Nothing is to be left out; print all the entries exactly.

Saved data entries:
┄┄┄┄┄┄
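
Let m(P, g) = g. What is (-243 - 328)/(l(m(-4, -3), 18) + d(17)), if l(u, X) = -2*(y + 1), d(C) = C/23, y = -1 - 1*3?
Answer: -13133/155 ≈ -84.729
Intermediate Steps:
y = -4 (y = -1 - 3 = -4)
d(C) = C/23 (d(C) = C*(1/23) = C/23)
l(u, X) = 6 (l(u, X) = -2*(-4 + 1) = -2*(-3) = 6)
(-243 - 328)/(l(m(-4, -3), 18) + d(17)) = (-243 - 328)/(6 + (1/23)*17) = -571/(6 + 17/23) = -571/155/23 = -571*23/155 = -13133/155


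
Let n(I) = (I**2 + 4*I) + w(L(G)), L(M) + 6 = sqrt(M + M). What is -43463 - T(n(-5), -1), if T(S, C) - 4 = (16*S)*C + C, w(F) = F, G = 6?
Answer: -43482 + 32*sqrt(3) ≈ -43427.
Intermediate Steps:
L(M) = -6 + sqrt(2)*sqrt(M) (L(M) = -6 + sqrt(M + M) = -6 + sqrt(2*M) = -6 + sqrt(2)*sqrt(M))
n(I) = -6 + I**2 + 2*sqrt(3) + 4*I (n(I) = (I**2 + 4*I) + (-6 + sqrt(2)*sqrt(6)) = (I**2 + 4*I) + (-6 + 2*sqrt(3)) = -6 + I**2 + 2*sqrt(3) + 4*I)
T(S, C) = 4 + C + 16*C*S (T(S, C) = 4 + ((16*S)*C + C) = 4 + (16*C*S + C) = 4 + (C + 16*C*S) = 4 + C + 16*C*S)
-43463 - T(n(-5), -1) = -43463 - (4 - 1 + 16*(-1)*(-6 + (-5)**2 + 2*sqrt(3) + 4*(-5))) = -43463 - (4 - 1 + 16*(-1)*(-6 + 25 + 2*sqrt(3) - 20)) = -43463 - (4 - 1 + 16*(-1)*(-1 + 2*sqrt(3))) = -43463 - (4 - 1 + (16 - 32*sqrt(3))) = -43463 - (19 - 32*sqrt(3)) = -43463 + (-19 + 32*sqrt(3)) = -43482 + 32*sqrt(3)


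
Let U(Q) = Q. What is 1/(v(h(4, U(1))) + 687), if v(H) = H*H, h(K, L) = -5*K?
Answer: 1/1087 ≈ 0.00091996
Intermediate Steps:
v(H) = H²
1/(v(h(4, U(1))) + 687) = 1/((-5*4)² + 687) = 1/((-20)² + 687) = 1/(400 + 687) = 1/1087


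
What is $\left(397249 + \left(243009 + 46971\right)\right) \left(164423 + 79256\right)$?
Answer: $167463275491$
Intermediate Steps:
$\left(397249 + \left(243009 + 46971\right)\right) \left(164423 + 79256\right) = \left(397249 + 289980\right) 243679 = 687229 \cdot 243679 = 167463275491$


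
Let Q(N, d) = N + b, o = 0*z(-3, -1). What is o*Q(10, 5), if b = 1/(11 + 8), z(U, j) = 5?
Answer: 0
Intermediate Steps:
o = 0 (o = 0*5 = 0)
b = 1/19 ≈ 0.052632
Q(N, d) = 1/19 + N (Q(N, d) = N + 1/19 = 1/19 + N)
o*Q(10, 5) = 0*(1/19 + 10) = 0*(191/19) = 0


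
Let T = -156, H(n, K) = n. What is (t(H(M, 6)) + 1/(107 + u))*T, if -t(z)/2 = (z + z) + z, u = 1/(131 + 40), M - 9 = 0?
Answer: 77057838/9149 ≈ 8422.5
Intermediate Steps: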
┄┄┄┄┄┄
▶ **Written response**
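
Let m(P, g) = g. What is (-243 - 328)/(l(m(-4, -3), 18) + d(17)), if l(u, X) = -2*(y + 1), d(C) = C/23, y = -1 - 1*3?
Answer: -13133/155 ≈ -84.729
Intermediate Steps:
y = -4 (y = -1 - 3 = -4)
d(C) = C/23 (d(C) = C*(1/23) = C/23)
l(u, X) = 6 (l(u, X) = -2*(-4 + 1) = -2*(-3) = 6)
(-243 - 328)/(l(m(-4, -3), 18) + d(17)) = (-243 - 328)/(6 + (1/23)*17) = -571/(6 + 17/23) = -571/155/23 = -571*23/155 = -13133/155


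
Let n(I) = (I**2 + 4*I) + w(L(G)), L(M) + 6 = sqrt(M + M). What is -43463 - T(n(-5), -1), if T(S, C) - 4 = (16*S)*C + C, w(F) = F, G = 6?
Answer: -43482 + 32*sqrt(3) ≈ -43427.
Intermediate Steps:
L(M) = -6 + sqrt(2)*sqrt(M) (L(M) = -6 + sqrt(M + M) = -6 + sqrt(2*M) = -6 + sqrt(2)*sqrt(M))
n(I) = -6 + I**2 + 2*sqrt(3) + 4*I (n(I) = (I**2 + 4*I) + (-6 + sqrt(2)*sqrt(6)) = (I**2 + 4*I) + (-6 + 2*sqrt(3)) = -6 + I**2 + 2*sqrt(3) + 4*I)
T(S, C) = 4 + C + 16*C*S (T(S, C) = 4 + ((16*S)*C + C) = 4 + (16*C*S + C) = 4 + (C + 16*C*S) = 4 + C + 16*C*S)
-43463 - T(n(-5), -1) = -43463 - (4 - 1 + 16*(-1)*(-6 + (-5)**2 + 2*sqrt(3) + 4*(-5))) = -43463 - (4 - 1 + 16*(-1)*(-6 + 25 + 2*sqrt(3) - 20)) = -43463 - (4 - 1 + 16*(-1)*(-1 + 2*sqrt(3))) = -43463 - (4 - 1 + (16 - 32*sqrt(3))) = -43463 - (19 - 32*sqrt(3)) = -43463 + (-19 + 32*sqrt(3)) = -43482 + 32*sqrt(3)


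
Let U(Q) = Q. What is 1/(v(h(4, U(1))) + 687), if v(H) = H*H, h(K, L) = -5*K?
Answer: 1/1087 ≈ 0.00091996
Intermediate Steps:
v(H) = H²
1/(v(h(4, U(1))) + 687) = 1/((-5*4)² + 687) = 1/((-20)² + 687) = 1/(400 + 687) = 1/1087


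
What is $\left(397249 + \left(243009 + 46971\right)\right) \left(164423 + 79256\right)$?
Answer: $167463275491$
Intermediate Steps:
$\left(397249 + \left(243009 + 46971\right)\right) \left(164423 + 79256\right) = \left(397249 + 289980\right) 243679 = 687229 \cdot 243679 = 167463275491$


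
Let Q(N, d) = N + b, o = 0*z(-3, -1). What is o*Q(10, 5), if b = 1/(11 + 8), z(U, j) = 5?
Answer: 0
Intermediate Steps:
o = 0 (o = 0*5 = 0)
b = 1/19 ≈ 0.052632
Q(N, d) = 1/19 + N (Q(N, d) = N + 1/19 = 1/19 + N)
o*Q(10, 5) = 0*(1/19 + 10) = 0*(191/19) = 0


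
Let T = -156, H(n, K) = n. What is (t(H(M, 6)) + 1/(107 + u))*T, if -t(z)/2 = (z + z) + z, u = 1/(131 + 40), M - 9 = 0?
Answer: 77057838/9149 ≈ 8422.5
Intermediate Steps: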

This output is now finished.